• Aim of the exercise
From the first line to the last, print the data exactly.

[[ Entries supplied open ]]

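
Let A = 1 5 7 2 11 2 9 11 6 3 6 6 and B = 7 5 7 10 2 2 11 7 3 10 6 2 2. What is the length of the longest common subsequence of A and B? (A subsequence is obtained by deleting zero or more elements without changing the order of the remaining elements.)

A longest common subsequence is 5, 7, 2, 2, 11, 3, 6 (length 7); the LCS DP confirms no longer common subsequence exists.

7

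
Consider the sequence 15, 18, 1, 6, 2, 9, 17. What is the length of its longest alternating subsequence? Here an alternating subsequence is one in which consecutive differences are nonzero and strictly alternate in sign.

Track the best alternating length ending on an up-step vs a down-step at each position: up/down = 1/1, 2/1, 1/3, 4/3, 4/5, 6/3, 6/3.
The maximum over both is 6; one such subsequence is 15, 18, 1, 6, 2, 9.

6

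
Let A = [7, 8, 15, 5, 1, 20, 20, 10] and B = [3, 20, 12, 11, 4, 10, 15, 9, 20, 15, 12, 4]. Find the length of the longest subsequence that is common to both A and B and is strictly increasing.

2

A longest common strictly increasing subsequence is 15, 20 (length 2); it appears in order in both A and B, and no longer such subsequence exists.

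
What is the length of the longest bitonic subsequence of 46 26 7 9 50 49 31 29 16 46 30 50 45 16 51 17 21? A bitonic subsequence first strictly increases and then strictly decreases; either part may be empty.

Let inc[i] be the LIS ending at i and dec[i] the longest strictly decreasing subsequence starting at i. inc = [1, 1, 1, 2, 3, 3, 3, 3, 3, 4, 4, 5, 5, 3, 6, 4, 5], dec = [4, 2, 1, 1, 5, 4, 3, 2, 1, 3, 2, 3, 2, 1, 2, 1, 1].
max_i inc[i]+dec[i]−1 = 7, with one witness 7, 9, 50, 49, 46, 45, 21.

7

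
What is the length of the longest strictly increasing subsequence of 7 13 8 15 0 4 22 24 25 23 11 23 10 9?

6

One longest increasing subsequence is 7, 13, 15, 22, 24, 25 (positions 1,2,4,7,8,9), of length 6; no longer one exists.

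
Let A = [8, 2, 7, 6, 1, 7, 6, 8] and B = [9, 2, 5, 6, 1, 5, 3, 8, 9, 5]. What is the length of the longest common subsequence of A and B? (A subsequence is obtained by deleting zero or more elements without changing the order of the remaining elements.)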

[[ Entries supplied closed ]]

• Your solution
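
Let A = 1 5 7 2 11 2 9 11 6 3 6 6 and B = 7 5 7 10 2 2 11 7 3 10 6 2 2. What is the length of the longest common subsequence of A and B? (A subsequence is obtained by deleting zero or more elements without changing the order of the remaining elements.)

A longest common subsequence is 5, 7, 2, 2, 11, 3, 6 (length 7); the LCS DP confirms no longer common subsequence exists.

7

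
Consider the sequence 15, 18, 1, 6, 2, 9, 17. What is the length of its longest alternating subsequence? Here an alternating subsequence is one in which consecutive differences are nonzero and strictly alternate in sign.

Track the best alternating length ending on an up-step vs a down-step at each position: up/down = 1/1, 2/1, 1/3, 4/3, 4/5, 6/3, 6/3.
The maximum over both is 6; one such subsequence is 15, 18, 1, 6, 2, 9.

6

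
Let A = [7, 8, 15, 5, 1, 20, 20, 10] and B = [3, 20, 12, 11, 4, 10, 15, 9, 20, 15, 12, 4]. Find the length of the longest subsequence that is common to both A and B and is strictly increasing.

2

A longest common strictly increasing subsequence is 15, 20 (length 2); it appears in order in both A and B, and no longer such subsequence exists.

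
What is the length of the longest bitonic subsequence of 46 26 7 9 50 49 31 29 16 46 30 50 45 16 51 17 21? A bitonic subsequence first strictly increases and then strictly decreases; either part may be empty.

Let inc[i] be the LIS ending at i and dec[i] the longest strictly decreasing subsequence starting at i. inc = [1, 1, 1, 2, 3, 3, 3, 3, 3, 4, 4, 5, 5, 3, 6, 4, 5], dec = [4, 2, 1, 1, 5, 4, 3, 2, 1, 3, 2, 3, 2, 1, 2, 1, 1].
max_i inc[i]+dec[i]−1 = 7, with one witness 7, 9, 50, 49, 46, 45, 21.

7

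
What is the length of the longest strictly increasing subsequence of 7 13 8 15 0 4 22 24 25 23 11 23 10 9?

6

One longest increasing subsequence is 7, 13, 15, 22, 24, 25 (positions 1,2,4,7,8,9), of length 6; no longer one exists.

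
Let A = [8, 2, 7, 6, 1, 7, 6, 8] and B = [9, 2, 5, 6, 1, 5, 3, 8, 9, 5]. What is the length of the longest common subsequence of A and B? (A subsequence is obtained by deleting zero or more elements without changing the order of the remaining elements.)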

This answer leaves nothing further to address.